Retype each entry. Leave nothing out.

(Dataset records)
----

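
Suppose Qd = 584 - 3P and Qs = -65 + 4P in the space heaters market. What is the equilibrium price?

P* = 649/7

Set Qd = Qs: 584 - 3P = -65 + 4P.
649 = 7P, so P* = 649/7.
Q* = 584 − 3(649/7) = 2141/7.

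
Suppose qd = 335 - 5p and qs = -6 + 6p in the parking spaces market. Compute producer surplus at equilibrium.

Producer surplus = 2700

Equilibrium: 335 - 5p = -6 + 6p gives p* = 31, q* = 180.
Supply starts at p = 1 (where qs = 0).
PS = ½(31 − 1)(180) = 2700.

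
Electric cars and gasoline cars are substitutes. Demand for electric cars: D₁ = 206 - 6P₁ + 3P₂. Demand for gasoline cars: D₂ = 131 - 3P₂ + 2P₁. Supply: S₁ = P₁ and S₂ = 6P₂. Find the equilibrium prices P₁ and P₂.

P₁ = 749/19, P₂ = 443/19

Market 1: 206 - 6P₁ + 3P₂ = P₁ → 7P₁ - 3P₂ = 206.
Market 2: 9P₂ - 2P₁ = 131.
Eliminating P₂: 9×(1) + 3×(2) gives 57P₁ = 2247, so P₁ = 749/19.
Back-substitute into (2): P₂ = (131 + 2×749/19) / 9 = 443/19.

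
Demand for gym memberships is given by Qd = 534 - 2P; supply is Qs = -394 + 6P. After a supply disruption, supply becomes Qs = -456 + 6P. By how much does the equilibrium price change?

Original equilibrium: P* = 116, Q* = 302.
New equilibrium: 534 - 2P = -456 + 6P, so 990 = 8P and P' = 123.75; Q' = 534 − 2(123.75) = 286.5.
Change in price: 123.75 − 116 = 7.75.

ΔP = 7.75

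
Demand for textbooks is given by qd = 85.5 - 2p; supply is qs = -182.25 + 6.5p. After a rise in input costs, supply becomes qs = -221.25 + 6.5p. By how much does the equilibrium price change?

Δp = 78/17

Original equilibrium: p* = 31.5, q* = 22.5.
New equilibrium: 85.5 - 2p = -221.25 + 6.5p, so 306.75 = 8.5p and p' = 1227/34; q' = 85.5 − 2(1227/34) = 453/34.
Change in price: 1227/34 − 31.5 = 78/17.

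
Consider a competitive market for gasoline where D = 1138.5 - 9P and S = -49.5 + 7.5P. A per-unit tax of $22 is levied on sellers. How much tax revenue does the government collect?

Pre-tax equilibrium: P* = 72, Q* = 490.5.
Tax on sellers shifts supply to S = -49.5 + 7.5(P − 22) = -214.5 + 7.5P.
1138.5 - 9P = -214.5 + 7.5P gives buyer price Pb = 82; sellers receive Ps = 82 − 22 = 60.
New quantity: Q = 1138.5 − 9(82) = 400.5.
Revenue = 22 × 400.5 = 8811.

Tax revenue = 8811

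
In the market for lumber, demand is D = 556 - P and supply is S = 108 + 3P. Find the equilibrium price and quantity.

Set D = S: 556 - P = 108 + 3P.
448 = 4P, so P* = 112.
Q* = 556 − 1(112) = 444.

P* = 112, Q* = 444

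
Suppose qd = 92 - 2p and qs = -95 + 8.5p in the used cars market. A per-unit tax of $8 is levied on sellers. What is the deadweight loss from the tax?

Deadweight loss = 1088/21

Pre-tax equilibrium: p* = 374/21, q* = 1184/21.
Tax on sellers shifts supply to qs = -95 + 8.5(p − 8) = -163 + 8.5p.
92 - 2p = -163 + 8.5p gives buyer price pb = 170/7; sellers receive ps = 170/7 − 8 = 114/7.
New quantity: q = 92 − 2(170/7) = 304/7.
DWL = ½ × 8 × (1184/21 − 304/7) = 1088/21.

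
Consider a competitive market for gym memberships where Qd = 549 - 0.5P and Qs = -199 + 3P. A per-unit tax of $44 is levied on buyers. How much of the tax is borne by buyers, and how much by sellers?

Pre-tax equilibrium: P* = 1496/7, Q* = 3095/7.
Tax on buyers shifts demand to Qd = 549 − 0.5(P + 44) = 527 - 0.5P.
527 - 0.5P = -199 + 3P gives seller price Ps = 1452/7; buyers pay Pb = 1452/7 + 44 = 1760/7.
New quantity: Q = 549 − 0.5(1760/7) = 2963/7.
Buyer burden = 1760/7 − 1496/7 = 264/7; seller burden = 1496/7 − 1452/7 = 44/7.

Buyers bear 264/7, sellers bear 44/7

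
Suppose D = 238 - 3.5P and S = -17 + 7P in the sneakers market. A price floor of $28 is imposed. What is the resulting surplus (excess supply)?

Surplus = 39

Equilibrium price would be P* = 170/7, so the floor at 28 binds.
At P = 28: D = 140, S = 179.
Surplus = 179 − 140 = 39.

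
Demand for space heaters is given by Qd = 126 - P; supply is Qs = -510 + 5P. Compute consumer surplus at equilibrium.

Consumer surplus = 200

Equilibrium: 126 - P = -510 + 5P gives P* = 106, Q* = 20.
Demand choke price (Qd = 0): P = 126.
CS = ½(126 − 106)(20) = 200.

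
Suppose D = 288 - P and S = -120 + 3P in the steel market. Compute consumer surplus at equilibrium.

Equilibrium: 288 - P = -120 + 3P gives P* = 102, Q* = 186.
Demand choke price (D = 0): P = 288.
CS = ½(288 − 102)(186) = 17298.

Consumer surplus = 17298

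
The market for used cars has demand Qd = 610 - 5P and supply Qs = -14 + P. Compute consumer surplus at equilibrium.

Equilibrium: 610 - 5P = -14 + P gives P* = 104, Q* = 90.
Demand choke price (Qd = 0): P = 122.
CS = ½(122 − 104)(90) = 810.

Consumer surplus = 810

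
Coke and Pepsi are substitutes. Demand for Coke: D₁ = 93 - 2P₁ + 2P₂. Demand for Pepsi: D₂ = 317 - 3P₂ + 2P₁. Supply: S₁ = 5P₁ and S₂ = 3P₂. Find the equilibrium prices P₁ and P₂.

P₁ = 596/19, P₂ = 2405/38

Market 1: 93 - 2P₁ + 2P₂ = 5P₁ → 7P₁ - 2P₂ = 93.
Market 2: 6P₂ - 2P₁ = 317.
Eliminating P₂: 6×(1) + 2×(2) gives 38P₁ = 1192, so P₁ = 596/19.
Back-substitute into (2): P₂ = (317 + 2×596/19) / 6 = 2405/38.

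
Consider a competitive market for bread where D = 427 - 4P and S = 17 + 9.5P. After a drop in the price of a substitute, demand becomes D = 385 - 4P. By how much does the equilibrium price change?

Original equilibrium: P* = 820/27, Q* = 8249/27.
New equilibrium: 385 - 4P = 17 + 9.5P, so 368 = 13.5P and P' = 736/27; Q' = 385 − 4(736/27) = 7451/27.
Change in price: 736/27 − 820/27 = -28/9.

ΔP = -28/9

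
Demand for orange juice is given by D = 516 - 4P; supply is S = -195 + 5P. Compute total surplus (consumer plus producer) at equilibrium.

Equilibrium: 516 - 4P = -195 + 5P gives P* = 79, Q* = 200.
Demand choke price: P = 129; supply starts at P = 39.
CS = ½(129 − 79)(200) = 5000; PS = ½(79 − 39)(200) = 4000.

Total surplus = 9000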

----

Task response
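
Suppose Qd = 584 - 3P and Qs = -65 + 4P in the space heaters market. What is the equilibrium price?

P* = 649/7

Set Qd = Qs: 584 - 3P = -65 + 4P.
649 = 7P, so P* = 649/7.
Q* = 584 − 3(649/7) = 2141/7.

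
Suppose qd = 335 - 5p and qs = -6 + 6p in the parking spaces market. Compute producer surplus at equilibrium.

Producer surplus = 2700

Equilibrium: 335 - 5p = -6 + 6p gives p* = 31, q* = 180.
Supply starts at p = 1 (where qs = 0).
PS = ½(31 − 1)(180) = 2700.

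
Electric cars and gasoline cars are substitutes. Demand for electric cars: D₁ = 206 - 6P₁ + 3P₂. Demand for gasoline cars: D₂ = 131 - 3P₂ + 2P₁. Supply: S₁ = P₁ and S₂ = 6P₂. Find the equilibrium prices P₁ and P₂.

P₁ = 749/19, P₂ = 443/19

Market 1: 206 - 6P₁ + 3P₂ = P₁ → 7P₁ - 3P₂ = 206.
Market 2: 9P₂ - 2P₁ = 131.
Eliminating P₂: 9×(1) + 3×(2) gives 57P₁ = 2247, so P₁ = 749/19.
Back-substitute into (2): P₂ = (131 + 2×749/19) / 9 = 443/19.

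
Demand for gym memberships is given by Qd = 534 - 2P; supply is Qs = -394 + 6P. After a supply disruption, supply becomes Qs = -456 + 6P. By how much does the equilibrium price change?

Original equilibrium: P* = 116, Q* = 302.
New equilibrium: 534 - 2P = -456 + 6P, so 990 = 8P and P' = 123.75; Q' = 534 − 2(123.75) = 286.5.
Change in price: 123.75 − 116 = 7.75.

ΔP = 7.75

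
Demand for textbooks is given by qd = 85.5 - 2p; supply is qs = -182.25 + 6.5p. After a rise in input costs, supply becomes qs = -221.25 + 6.5p. By how much does the equilibrium price change?

Δp = 78/17

Original equilibrium: p* = 31.5, q* = 22.5.
New equilibrium: 85.5 - 2p = -221.25 + 6.5p, so 306.75 = 8.5p and p' = 1227/34; q' = 85.5 − 2(1227/34) = 453/34.
Change in price: 1227/34 − 31.5 = 78/17.

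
Consider a competitive market for gasoline where D = 1138.5 - 9P and S = -49.5 + 7.5P. A per-unit tax of $22 is levied on sellers. How much tax revenue does the government collect?

Pre-tax equilibrium: P* = 72, Q* = 490.5.
Tax on sellers shifts supply to S = -49.5 + 7.5(P − 22) = -214.5 + 7.5P.
1138.5 - 9P = -214.5 + 7.5P gives buyer price Pb = 82; sellers receive Ps = 82 − 22 = 60.
New quantity: Q = 1138.5 − 9(82) = 400.5.
Revenue = 22 × 400.5 = 8811.

Tax revenue = 8811

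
In the market for lumber, demand is D = 556 - P and supply is S = 108 + 3P. Find the equilibrium price and quantity.

Set D = S: 556 - P = 108 + 3P.
448 = 4P, so P* = 112.
Q* = 556 − 1(112) = 444.

P* = 112, Q* = 444

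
Suppose qd = 92 - 2p and qs = -95 + 8.5p in the used cars market. A per-unit tax of $8 is levied on sellers. What is the deadweight loss from the tax?

Deadweight loss = 1088/21

Pre-tax equilibrium: p* = 374/21, q* = 1184/21.
Tax on sellers shifts supply to qs = -95 + 8.5(p − 8) = -163 + 8.5p.
92 - 2p = -163 + 8.5p gives buyer price pb = 170/7; sellers receive ps = 170/7 − 8 = 114/7.
New quantity: q = 92 − 2(170/7) = 304/7.
DWL = ½ × 8 × (1184/21 − 304/7) = 1088/21.

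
Consider a competitive market for gym memberships where Qd = 549 - 0.5P and Qs = -199 + 3P. A per-unit tax of $44 is levied on buyers. How much of the tax is borne by buyers, and how much by sellers?

Pre-tax equilibrium: P* = 1496/7, Q* = 3095/7.
Tax on buyers shifts demand to Qd = 549 − 0.5(P + 44) = 527 - 0.5P.
527 - 0.5P = -199 + 3P gives seller price Ps = 1452/7; buyers pay Pb = 1452/7 + 44 = 1760/7.
New quantity: Q = 549 − 0.5(1760/7) = 2963/7.
Buyer burden = 1760/7 − 1496/7 = 264/7; seller burden = 1496/7 − 1452/7 = 44/7.

Buyers bear 264/7, sellers bear 44/7

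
Suppose D = 238 - 3.5P and S = -17 + 7P in the sneakers market. A price floor of $28 is imposed. What is the resulting surplus (excess supply)?

Surplus = 39

Equilibrium price would be P* = 170/7, so the floor at 28 binds.
At P = 28: D = 140, S = 179.
Surplus = 179 − 140 = 39.

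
Demand for space heaters is given by Qd = 126 - P; supply is Qs = -510 + 5P. Compute consumer surplus at equilibrium.

Consumer surplus = 200

Equilibrium: 126 - P = -510 + 5P gives P* = 106, Q* = 20.
Demand choke price (Qd = 0): P = 126.
CS = ½(126 − 106)(20) = 200.

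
Suppose D = 288 - P and S = -120 + 3P in the steel market. Compute consumer surplus at equilibrium.

Equilibrium: 288 - P = -120 + 3P gives P* = 102, Q* = 186.
Demand choke price (D = 0): P = 288.
CS = ½(288 − 102)(186) = 17298.

Consumer surplus = 17298

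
The market for used cars has demand Qd = 610 - 5P and supply Qs = -14 + P. Compute consumer surplus at equilibrium.

Equilibrium: 610 - 5P = -14 + P gives P* = 104, Q* = 90.
Demand choke price (Qd = 0): P = 122.
CS = ½(122 − 104)(90) = 810.

Consumer surplus = 810

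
Coke and Pepsi are substitutes. Demand for Coke: D₁ = 93 - 2P₁ + 2P₂. Demand for Pepsi: D₂ = 317 - 3P₂ + 2P₁. Supply: S₁ = 5P₁ and S₂ = 3P₂. Find the equilibrium prices P₁ and P₂.

P₁ = 596/19, P₂ = 2405/38

Market 1: 93 - 2P₁ + 2P₂ = 5P₁ → 7P₁ - 2P₂ = 93.
Market 2: 6P₂ - 2P₁ = 317.
Eliminating P₂: 6×(1) + 2×(2) gives 38P₁ = 1192, so P₁ = 596/19.
Back-substitute into (2): P₂ = (317 + 2×596/19) / 6 = 2405/38.

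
Consider a competitive market for bread where D = 427 - 4P and S = 17 + 9.5P. After a drop in the price of a substitute, demand becomes D = 385 - 4P. By how much does the equilibrium price change?

Original equilibrium: P* = 820/27, Q* = 8249/27.
New equilibrium: 385 - 4P = 17 + 9.5P, so 368 = 13.5P and P' = 736/27; Q' = 385 − 4(736/27) = 7451/27.
Change in price: 736/27 − 820/27 = -28/9.

ΔP = -28/9

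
Demand for orange juice is given by D = 516 - 4P; supply is S = -195 + 5P. Compute total surplus (consumer plus producer) at equilibrium.

Equilibrium: 516 - 4P = -195 + 5P gives P* = 79, Q* = 200.
Demand choke price: P = 129; supply starts at P = 39.
CS = ½(129 − 79)(200) = 5000; PS = ½(79 − 39)(200) = 4000.

Total surplus = 9000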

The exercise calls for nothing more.